For the listing below, report all lines that hold the word "state".

▸ Data for processing
=======

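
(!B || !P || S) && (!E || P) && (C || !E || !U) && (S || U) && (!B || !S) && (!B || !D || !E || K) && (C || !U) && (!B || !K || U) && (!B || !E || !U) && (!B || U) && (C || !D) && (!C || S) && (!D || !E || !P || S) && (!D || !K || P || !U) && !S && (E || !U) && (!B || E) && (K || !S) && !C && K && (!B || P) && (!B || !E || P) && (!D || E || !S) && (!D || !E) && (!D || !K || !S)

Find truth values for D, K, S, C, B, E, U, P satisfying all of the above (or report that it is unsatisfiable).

No satisfying assignment exists.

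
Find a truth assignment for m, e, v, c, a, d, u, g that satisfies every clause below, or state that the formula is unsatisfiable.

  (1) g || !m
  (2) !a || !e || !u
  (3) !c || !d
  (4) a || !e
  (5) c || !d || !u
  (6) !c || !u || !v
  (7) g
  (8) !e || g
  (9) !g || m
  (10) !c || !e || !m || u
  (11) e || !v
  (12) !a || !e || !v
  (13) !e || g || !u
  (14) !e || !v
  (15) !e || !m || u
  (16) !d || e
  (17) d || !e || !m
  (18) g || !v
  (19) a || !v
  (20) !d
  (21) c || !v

m = True; e = False; v = False; c = False; a = True; d = False; u = False; g = True

Unit clause (g) forces g = True.
In (!g || m) only m is left, so m = True.
Unit clause (!d) forces d = False.
In (d || !e || !m) only !e is left, so e = False.
In (e || !v) only !v is left, so v = False.
Set c = False.
Set a = True.
Set u = False.
All clauses satisfied.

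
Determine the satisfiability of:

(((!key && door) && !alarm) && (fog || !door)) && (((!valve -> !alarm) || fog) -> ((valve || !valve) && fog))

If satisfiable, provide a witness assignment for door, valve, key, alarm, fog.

door = True, valve = True, key = False, alarm = False, fog = True

  ((!key && door) && !alarm) && (fog || !door) = True
    (!key && door) && !alarm = True
      !key && door = True
        !key = True
      !alarm = True
    fog || !door = True
      !door = False
  ((!valve -> !alarm) || fog) -> ((valve || !valve) && fog) = True
    (!valve -> !alarm) || fog = True
      !valve -> !alarm = True
        !valve = False
        !alarm = True
    (valve || !valve) && fog = True
      valve || !valve = True
        !valve = False
Both conjuncts True, so the formula holds.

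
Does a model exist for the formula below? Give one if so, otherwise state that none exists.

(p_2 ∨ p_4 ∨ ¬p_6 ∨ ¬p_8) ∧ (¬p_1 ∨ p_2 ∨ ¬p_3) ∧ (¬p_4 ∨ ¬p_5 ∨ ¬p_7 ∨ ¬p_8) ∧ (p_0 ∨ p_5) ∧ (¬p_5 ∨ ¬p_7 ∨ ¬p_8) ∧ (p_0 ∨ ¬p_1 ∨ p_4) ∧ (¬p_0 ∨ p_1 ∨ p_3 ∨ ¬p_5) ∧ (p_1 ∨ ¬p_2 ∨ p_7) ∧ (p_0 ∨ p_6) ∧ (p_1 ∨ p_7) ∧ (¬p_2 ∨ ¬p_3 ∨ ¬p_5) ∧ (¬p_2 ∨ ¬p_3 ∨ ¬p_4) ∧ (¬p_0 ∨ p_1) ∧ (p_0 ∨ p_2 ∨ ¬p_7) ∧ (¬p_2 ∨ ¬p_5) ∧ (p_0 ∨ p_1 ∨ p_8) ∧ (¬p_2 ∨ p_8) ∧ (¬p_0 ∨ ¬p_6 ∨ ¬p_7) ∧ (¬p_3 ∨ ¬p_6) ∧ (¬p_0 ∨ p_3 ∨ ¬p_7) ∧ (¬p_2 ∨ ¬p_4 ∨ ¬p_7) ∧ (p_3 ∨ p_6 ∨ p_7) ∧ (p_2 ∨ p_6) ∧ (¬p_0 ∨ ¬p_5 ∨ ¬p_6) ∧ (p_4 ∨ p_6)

p_0: True; p_1: True; p_2: False; p_3: False; p_4: True; p_5: False; p_6: True; p_7: False; p_8: False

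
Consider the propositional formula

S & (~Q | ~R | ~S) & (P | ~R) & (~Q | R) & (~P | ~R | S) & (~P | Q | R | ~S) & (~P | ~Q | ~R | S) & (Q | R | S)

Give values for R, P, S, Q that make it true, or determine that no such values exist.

Unit clause (S) forces S = True.
Set R = False.
  then (~Q | R) forces Q = False.
  then (~P | Q | R | ~S) forces P = False.
Check each clause:
  (S): S holds.
  (~Q | ~R | ~S): ~Q holds.
  (P | ~R): ~R holds.
  (~Q | R): ~Q holds.
  (~P | ~R | S): ~P holds.
  (~P | Q | R | ~S): ~P holds.
  (~P | ~Q | ~R | S): ~P holds.
  (Q | R | S): S holds.
All clauses satisfied.

R = False, P = False, S = True, Q = False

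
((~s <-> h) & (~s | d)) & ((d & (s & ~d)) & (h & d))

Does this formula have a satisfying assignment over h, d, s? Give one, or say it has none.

Unsatisfiable — no assignment works.

Case d = True: the conjunct ~d is False.
Case d = False: the conjunct d is False.
Both cases fail — unsatisfiable.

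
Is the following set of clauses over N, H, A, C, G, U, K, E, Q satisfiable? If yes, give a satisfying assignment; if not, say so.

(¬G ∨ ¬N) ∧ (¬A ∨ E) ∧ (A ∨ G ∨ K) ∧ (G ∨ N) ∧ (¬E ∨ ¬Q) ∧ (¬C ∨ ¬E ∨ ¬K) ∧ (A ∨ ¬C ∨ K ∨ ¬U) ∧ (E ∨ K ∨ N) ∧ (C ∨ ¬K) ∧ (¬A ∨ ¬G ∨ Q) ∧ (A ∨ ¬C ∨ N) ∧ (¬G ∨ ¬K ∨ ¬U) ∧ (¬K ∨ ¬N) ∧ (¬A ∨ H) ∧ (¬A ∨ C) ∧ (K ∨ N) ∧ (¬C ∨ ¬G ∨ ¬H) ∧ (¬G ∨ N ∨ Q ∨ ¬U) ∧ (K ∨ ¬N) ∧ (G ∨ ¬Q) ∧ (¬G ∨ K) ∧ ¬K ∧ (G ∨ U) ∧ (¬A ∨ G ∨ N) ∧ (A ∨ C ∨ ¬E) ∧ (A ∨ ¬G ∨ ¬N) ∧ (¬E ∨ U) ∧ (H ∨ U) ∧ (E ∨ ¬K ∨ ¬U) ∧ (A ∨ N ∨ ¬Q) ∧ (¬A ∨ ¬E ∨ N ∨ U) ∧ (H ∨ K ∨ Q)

Case K = True:
  Clause (¬K) is falsified — contradiction.
Case K = False:
  (K ∨ N) forces N = True.
  Clause (K ∨ ¬N) is falsified — contradiction.
Both cases fail, so the formula is unsatisfiable.

Unsatisfiable — no assignment works.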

=======

▸ Written answer
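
Find a truth assignment for m, e, v, c, a, d, u, g that satisfies every clause below, or state that the formula is unsatisfiable.
Does a model exist for the formula below? Give one if so, otherwise state that none exists.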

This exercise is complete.